:: SUPPLIED RECORDS
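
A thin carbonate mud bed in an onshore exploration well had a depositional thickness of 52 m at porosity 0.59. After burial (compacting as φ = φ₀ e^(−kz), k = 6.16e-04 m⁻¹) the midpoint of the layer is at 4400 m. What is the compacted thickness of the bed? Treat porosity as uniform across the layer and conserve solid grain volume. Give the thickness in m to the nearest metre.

Working in km (1 km = 1000 m; k in km⁻¹ = k in m⁻¹ × 1000):
Porosity at 4.4 km: φ = 0.59·exp(−0.616×4.4) = 0.0392
Solid-volume conservation: h(1−φ) = h₀(1−φ₀) ⇒ h = h₀·(1−φ₀)/(1−φ)
h = 0.052 × (1 − 0.59)/(1 − 0.0392) = 0.052 × 0.4267 = 0.0222 km

22 m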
::::
--- TASK ITEM ---
Write out every entry again, keeping each line exactly the same.

--- RESULT OF THE TASK ---
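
A thin carbonate mud bed in an onshore exploration well had a depositional thickness of 52 m at porosity 0.59. After burial (compacting as φ = φ₀ e^(−kz), k = 6.16e-04 m⁻¹) the midpoint of the layer is at 4400 m. What is the compacted thickness of the bed? Treat porosity as uniform across the layer and conserve solid grain volume. Give the thickness in m to the nearest metre.

Working in km (1 km = 1000 m; k in km⁻¹ = k in m⁻¹ × 1000):
Porosity at 4.4 km: φ = 0.59·exp(−0.616×4.4) = 0.0392
Solid-volume conservation: h(1−φ) = h₀(1−φ₀) ⇒ h = h₀·(1−φ₀)/(1−φ)
h = 0.052 × (1 − 0.59)/(1 − 0.0392) = 0.052 × 0.4267 = 0.0222 km

22 m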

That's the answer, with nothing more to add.